→ **AVAILABLE DATA**:

================================

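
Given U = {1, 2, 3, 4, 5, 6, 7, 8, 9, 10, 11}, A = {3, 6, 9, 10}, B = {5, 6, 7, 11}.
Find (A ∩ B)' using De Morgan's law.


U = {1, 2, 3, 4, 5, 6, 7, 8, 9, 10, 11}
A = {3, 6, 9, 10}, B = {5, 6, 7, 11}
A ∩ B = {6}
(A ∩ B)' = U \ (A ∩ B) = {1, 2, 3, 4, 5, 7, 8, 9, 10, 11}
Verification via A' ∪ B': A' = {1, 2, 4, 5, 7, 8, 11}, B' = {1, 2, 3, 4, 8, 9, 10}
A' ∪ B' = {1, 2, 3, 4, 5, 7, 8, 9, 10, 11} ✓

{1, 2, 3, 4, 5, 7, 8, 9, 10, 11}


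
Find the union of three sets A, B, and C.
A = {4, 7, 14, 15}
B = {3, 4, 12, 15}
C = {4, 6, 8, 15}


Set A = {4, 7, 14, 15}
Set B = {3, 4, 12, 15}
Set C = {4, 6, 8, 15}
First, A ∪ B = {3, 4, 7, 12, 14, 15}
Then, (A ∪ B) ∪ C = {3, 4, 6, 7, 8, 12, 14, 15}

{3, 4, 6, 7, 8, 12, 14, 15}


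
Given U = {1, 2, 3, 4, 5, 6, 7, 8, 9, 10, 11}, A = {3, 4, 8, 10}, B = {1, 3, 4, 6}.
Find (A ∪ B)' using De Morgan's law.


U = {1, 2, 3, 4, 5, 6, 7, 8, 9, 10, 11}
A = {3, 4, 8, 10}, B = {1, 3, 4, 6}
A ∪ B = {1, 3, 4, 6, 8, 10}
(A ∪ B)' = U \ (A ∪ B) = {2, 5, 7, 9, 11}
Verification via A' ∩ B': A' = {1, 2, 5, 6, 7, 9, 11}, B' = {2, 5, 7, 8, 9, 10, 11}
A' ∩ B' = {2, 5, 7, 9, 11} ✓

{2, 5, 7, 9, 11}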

================================

→ **PROBLEM DETAILS**:
Every entry is to be restated word for word.

→ **TASK OUTPUT**:
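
Given U = {1, 2, 3, 4, 5, 6, 7, 8, 9, 10, 11}, A = {3, 6, 9, 10}, B = {5, 6, 7, 11}.
Find (A ∩ B)' using De Morgan's law.


U = {1, 2, 3, 4, 5, 6, 7, 8, 9, 10, 11}
A = {3, 6, 9, 10}, B = {5, 6, 7, 11}
A ∩ B = {6}
(A ∩ B)' = U \ (A ∩ B) = {1, 2, 3, 4, 5, 7, 8, 9, 10, 11}
Verification via A' ∪ B': A' = {1, 2, 4, 5, 7, 8, 11}, B' = {1, 2, 3, 4, 8, 9, 10}
A' ∪ B' = {1, 2, 3, 4, 5, 7, 8, 9, 10, 11} ✓

{1, 2, 3, 4, 5, 7, 8, 9, 10, 11}


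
Find the union of three sets A, B, and C.
A = {4, 7, 14, 15}
B = {3, 4, 12, 15}
C = {4, 6, 8, 15}


Set A = {4, 7, 14, 15}
Set B = {3, 4, 12, 15}
Set C = {4, 6, 8, 15}
First, A ∪ B = {3, 4, 7, 12, 14, 15}
Then, (A ∪ B) ∪ C = {3, 4, 6, 7, 8, 12, 14, 15}

{3, 4, 6, 7, 8, 12, 14, 15}


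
Given U = {1, 2, 3, 4, 5, 6, 7, 8, 9, 10, 11}, A = {3, 4, 8, 10}, B = {1, 3, 4, 6}.
Find (A ∪ B)' using De Morgan's law.


U = {1, 2, 3, 4, 5, 6, 7, 8, 9, 10, 11}
A = {3, 4, 8, 10}, B = {1, 3, 4, 6}
A ∪ B = {1, 3, 4, 6, 8, 10}
(A ∪ B)' = U \ (A ∪ B) = {2, 5, 7, 9, 11}
Verification via A' ∩ B': A' = {1, 2, 5, 6, 7, 9, 11}, B' = {2, 5, 7, 8, 9, 10, 11}
A' ∩ B' = {2, 5, 7, 9, 11} ✓

{2, 5, 7, 9, 11}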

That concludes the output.